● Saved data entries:
==================================================
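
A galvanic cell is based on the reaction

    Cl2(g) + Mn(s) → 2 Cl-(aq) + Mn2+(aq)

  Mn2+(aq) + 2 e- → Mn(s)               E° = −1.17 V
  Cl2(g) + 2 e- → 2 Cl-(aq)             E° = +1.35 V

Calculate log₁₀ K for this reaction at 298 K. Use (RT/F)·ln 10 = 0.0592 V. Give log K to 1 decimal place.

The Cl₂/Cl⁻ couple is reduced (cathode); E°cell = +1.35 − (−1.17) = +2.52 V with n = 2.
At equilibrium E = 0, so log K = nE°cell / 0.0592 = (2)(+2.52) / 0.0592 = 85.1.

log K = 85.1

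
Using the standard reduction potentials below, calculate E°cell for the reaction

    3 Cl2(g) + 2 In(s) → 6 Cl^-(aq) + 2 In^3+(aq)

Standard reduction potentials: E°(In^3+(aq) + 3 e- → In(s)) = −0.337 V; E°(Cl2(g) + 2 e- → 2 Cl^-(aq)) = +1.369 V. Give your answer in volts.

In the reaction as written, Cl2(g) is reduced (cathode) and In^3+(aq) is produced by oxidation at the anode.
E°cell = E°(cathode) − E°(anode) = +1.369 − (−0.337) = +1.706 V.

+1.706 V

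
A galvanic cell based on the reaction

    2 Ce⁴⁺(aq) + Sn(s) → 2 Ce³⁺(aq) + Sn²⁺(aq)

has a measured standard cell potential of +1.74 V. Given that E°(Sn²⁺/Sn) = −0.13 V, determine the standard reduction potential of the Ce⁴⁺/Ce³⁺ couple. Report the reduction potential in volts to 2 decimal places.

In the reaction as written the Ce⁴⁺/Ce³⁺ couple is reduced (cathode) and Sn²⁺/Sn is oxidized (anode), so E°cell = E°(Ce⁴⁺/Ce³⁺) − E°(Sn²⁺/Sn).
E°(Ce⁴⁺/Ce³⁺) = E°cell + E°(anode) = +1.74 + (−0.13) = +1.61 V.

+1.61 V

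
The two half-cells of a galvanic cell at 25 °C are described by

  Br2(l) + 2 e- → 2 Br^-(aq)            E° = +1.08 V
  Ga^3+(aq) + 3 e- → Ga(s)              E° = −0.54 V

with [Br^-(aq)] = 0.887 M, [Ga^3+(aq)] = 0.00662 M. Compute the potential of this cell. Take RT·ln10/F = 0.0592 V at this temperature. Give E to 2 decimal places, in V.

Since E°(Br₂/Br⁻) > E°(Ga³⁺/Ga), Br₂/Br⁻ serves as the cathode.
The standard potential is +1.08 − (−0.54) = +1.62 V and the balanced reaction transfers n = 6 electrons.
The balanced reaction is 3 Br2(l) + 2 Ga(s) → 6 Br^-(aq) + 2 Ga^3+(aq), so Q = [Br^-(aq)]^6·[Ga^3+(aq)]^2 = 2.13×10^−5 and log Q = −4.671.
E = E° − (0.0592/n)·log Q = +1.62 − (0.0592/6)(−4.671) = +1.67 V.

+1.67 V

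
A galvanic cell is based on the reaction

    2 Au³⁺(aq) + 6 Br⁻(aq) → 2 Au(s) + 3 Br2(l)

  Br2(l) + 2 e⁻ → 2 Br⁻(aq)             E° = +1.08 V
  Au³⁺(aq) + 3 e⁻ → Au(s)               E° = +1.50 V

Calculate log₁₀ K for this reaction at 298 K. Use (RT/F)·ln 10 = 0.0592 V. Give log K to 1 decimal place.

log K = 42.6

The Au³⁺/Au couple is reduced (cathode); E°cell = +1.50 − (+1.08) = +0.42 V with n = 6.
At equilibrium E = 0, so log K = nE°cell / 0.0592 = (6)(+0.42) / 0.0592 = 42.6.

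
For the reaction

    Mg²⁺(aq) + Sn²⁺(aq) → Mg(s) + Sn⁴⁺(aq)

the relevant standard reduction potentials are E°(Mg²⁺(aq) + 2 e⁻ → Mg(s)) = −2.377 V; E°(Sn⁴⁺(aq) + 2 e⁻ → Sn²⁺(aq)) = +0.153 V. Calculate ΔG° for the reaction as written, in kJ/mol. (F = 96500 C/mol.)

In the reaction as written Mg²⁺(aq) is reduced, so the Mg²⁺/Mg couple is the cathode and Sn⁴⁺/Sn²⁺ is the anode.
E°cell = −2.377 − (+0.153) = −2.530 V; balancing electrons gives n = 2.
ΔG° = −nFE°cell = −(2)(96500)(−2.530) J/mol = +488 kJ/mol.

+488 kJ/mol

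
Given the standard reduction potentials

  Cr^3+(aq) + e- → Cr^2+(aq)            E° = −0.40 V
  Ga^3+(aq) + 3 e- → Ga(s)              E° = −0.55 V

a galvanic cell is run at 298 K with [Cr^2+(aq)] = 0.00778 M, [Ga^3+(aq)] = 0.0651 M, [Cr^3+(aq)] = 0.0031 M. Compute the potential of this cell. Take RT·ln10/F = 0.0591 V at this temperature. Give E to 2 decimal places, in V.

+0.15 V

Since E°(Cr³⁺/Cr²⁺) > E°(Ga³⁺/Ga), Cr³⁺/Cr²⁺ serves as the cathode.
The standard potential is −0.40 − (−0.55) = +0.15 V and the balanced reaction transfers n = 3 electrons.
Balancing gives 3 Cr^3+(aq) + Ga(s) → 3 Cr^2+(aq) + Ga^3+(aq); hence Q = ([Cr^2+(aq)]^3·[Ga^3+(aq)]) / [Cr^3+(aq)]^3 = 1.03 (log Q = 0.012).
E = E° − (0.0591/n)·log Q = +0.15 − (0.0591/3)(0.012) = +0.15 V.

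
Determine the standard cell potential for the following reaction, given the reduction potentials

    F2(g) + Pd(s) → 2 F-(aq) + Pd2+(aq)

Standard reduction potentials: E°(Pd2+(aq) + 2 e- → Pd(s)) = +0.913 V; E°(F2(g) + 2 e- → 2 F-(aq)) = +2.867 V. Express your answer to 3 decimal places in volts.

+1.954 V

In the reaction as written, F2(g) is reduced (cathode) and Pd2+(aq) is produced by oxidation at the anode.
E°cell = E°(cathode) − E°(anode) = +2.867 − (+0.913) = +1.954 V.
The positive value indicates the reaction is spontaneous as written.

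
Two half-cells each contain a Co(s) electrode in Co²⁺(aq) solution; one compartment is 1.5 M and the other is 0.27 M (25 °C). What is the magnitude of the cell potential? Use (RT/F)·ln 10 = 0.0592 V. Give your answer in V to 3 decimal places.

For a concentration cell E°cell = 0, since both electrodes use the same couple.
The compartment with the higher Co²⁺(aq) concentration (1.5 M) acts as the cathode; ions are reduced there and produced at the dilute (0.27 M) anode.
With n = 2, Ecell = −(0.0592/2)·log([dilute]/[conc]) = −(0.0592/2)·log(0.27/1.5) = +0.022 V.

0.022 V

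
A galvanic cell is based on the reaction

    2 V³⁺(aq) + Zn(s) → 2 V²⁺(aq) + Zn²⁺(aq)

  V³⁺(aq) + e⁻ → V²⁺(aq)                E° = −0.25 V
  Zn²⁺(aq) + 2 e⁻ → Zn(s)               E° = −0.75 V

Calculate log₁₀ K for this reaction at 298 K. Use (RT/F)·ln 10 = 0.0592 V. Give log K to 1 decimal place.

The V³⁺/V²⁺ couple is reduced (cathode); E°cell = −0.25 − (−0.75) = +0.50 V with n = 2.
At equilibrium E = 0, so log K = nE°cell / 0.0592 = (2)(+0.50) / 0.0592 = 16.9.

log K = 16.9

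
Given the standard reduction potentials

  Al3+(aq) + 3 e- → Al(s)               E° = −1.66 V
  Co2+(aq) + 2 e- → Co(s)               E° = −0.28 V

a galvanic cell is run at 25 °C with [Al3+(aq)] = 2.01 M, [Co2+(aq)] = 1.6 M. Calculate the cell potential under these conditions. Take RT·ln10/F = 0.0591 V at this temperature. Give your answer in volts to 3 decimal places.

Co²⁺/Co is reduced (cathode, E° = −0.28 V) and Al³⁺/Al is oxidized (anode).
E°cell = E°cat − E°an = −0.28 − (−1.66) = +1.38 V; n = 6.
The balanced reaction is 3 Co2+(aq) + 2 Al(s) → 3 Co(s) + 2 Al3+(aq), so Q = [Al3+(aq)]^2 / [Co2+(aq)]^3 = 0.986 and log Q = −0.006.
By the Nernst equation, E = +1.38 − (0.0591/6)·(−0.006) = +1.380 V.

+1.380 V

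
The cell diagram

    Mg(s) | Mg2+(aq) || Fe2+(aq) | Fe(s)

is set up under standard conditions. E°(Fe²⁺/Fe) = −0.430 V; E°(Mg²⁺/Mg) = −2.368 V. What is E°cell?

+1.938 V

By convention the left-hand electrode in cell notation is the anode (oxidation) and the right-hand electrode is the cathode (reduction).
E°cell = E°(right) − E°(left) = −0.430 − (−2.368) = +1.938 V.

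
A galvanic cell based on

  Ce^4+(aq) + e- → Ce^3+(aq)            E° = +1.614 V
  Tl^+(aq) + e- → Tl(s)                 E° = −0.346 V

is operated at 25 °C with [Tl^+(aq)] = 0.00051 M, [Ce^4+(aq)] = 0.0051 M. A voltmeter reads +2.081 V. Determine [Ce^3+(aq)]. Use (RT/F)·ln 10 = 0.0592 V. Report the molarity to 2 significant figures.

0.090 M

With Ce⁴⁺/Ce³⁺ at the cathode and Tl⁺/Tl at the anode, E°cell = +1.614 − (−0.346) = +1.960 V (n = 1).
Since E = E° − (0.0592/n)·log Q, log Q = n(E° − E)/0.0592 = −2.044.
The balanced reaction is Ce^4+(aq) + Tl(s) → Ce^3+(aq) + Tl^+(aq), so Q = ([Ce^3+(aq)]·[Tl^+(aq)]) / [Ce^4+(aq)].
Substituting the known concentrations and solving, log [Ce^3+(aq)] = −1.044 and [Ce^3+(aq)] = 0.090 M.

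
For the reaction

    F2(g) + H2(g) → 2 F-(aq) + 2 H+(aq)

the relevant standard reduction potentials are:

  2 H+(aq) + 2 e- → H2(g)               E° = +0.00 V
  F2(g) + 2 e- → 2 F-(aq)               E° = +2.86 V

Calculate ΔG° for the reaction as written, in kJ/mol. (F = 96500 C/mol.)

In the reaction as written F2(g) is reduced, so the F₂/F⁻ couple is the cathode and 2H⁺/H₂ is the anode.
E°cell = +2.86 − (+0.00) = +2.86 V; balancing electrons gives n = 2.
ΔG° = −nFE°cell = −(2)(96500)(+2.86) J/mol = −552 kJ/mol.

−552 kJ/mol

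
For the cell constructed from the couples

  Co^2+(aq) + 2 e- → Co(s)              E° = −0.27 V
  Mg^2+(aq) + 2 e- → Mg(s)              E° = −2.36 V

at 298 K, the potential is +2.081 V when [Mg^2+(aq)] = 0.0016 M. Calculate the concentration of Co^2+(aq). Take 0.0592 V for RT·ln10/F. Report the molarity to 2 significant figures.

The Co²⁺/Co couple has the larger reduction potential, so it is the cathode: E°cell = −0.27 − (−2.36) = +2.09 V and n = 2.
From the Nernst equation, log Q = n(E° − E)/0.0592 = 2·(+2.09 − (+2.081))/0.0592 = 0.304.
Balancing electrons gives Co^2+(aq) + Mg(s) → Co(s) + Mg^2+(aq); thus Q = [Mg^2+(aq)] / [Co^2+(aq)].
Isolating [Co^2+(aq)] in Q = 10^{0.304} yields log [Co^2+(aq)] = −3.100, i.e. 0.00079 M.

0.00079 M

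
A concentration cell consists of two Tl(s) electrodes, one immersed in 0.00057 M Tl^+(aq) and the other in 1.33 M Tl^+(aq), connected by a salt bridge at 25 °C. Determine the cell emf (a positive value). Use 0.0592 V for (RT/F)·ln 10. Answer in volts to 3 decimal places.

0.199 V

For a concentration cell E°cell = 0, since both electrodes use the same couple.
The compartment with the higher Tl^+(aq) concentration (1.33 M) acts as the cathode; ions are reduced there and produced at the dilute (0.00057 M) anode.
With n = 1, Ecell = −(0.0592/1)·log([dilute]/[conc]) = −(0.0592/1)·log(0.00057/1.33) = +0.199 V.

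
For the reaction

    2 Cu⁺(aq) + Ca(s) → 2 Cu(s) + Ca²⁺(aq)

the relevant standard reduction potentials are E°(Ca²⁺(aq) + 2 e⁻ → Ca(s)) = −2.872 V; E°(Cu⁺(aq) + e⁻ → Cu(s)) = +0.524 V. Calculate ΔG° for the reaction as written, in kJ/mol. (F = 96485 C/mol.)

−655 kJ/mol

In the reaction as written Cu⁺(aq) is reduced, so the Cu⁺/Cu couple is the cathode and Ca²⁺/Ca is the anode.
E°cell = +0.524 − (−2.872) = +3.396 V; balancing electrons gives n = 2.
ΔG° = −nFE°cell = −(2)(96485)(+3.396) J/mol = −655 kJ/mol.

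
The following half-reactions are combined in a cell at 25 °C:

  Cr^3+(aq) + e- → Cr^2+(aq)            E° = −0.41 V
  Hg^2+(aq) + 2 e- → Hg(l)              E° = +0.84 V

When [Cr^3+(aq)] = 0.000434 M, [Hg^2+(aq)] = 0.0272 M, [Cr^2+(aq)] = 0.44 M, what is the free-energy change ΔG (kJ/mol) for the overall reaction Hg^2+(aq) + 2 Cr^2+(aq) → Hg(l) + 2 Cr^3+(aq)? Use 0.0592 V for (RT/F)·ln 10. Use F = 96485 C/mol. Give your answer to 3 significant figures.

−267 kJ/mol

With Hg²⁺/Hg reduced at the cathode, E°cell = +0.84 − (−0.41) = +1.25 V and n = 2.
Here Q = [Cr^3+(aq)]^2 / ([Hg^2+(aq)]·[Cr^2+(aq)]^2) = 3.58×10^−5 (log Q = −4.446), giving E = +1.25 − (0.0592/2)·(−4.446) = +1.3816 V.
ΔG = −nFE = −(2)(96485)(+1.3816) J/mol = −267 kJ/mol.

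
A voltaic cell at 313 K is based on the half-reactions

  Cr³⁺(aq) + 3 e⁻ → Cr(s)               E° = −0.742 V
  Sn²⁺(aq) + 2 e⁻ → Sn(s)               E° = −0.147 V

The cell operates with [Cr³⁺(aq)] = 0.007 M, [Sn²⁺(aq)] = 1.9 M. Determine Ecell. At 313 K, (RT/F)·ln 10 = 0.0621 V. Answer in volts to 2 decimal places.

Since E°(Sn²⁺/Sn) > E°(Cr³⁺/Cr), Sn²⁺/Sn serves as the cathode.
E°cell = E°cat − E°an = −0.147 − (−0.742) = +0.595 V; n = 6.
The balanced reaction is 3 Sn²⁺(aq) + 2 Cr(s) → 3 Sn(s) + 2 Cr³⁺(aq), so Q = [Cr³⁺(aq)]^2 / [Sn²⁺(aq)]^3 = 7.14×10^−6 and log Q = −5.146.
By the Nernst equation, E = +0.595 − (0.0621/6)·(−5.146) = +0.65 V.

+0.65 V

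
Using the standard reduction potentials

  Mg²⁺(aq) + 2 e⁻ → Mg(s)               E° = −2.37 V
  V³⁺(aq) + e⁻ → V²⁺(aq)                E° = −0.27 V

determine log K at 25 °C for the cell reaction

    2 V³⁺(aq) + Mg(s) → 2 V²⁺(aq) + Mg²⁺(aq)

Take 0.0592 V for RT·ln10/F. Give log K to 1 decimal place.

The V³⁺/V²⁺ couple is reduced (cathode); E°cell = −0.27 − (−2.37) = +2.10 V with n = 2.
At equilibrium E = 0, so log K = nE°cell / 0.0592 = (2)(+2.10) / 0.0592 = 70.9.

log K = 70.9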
==================================================
● Exercise directions: Exactly the lines above from the one with "Au³⁺(aq) + 3" to the one with "Mg²⁺(aq) + Sn²⁺(aq) → Mg(s) + Sn⁴⁺(aq)", both included, are to be quoted; leave the rest out.

● Response area:
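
  Au³⁺(aq) + 3 e⁻ → Au(s)               E° = +1.50 V

Calculate log₁₀ K for this reaction at 298 K. Use (RT/F)·ln 10 = 0.0592 V. Give log K to 1 decimal place.

log K = 42.6

The Au³⁺/Au couple is reduced (cathode); E°cell = +1.50 − (+1.08) = +0.42 V with n = 6.
At equilibrium E = 0, so log K = nE°cell / 0.0592 = (6)(+0.42) / 0.0592 = 42.6.

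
For the reaction

    Mg²⁺(aq) + Sn²⁺(aq) → Mg(s) + Sn⁴⁺(aq)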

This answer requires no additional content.